--- SUPPLIED MATERIAL ---

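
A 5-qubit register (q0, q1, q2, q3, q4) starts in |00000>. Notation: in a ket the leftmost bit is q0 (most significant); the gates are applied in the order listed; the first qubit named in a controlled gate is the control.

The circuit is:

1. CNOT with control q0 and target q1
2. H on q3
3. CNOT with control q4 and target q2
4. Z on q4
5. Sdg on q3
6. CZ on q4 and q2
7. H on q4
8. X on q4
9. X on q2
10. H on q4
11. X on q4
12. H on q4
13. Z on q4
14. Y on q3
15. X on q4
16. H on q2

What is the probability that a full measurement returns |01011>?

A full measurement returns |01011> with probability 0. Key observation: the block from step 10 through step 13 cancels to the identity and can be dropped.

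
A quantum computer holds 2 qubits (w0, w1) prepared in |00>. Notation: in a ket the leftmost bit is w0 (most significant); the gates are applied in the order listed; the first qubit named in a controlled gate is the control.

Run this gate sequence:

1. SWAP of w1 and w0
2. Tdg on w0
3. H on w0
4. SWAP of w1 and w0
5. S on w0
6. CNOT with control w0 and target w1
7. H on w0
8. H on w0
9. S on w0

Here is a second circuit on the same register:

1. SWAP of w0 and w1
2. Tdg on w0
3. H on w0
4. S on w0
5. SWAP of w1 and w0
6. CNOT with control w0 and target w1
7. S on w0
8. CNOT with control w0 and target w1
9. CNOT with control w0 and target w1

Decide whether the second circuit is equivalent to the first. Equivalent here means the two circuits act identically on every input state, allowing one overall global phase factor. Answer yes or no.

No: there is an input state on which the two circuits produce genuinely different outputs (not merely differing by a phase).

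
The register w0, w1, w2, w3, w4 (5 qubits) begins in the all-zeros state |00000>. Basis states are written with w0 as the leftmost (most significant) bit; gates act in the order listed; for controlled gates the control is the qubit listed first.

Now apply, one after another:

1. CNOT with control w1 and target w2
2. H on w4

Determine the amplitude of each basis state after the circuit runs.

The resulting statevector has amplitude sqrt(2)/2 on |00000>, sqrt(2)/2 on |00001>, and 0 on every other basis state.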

---

- **HOW TO COMPLETE THIS TASK**
Copy every line of the material in which the word "applied" occurs.

- **SOLVED PROBLEM**
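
A 5-qubit register (q0, q1, q2, q3, q4) starts in |00000>. Notation: in a ket the leftmost bit is q0 (most significant); the gates are applied in the order listed; the first qubit named in a controlled gate is the control.
A quantum computer holds 2 qubits (w0, w1) prepared in |00>. Notation: in a ket the leftmost bit is w0 (most significant); the gates are applied in the order listed; the first qubit named in a controlled gate is the control.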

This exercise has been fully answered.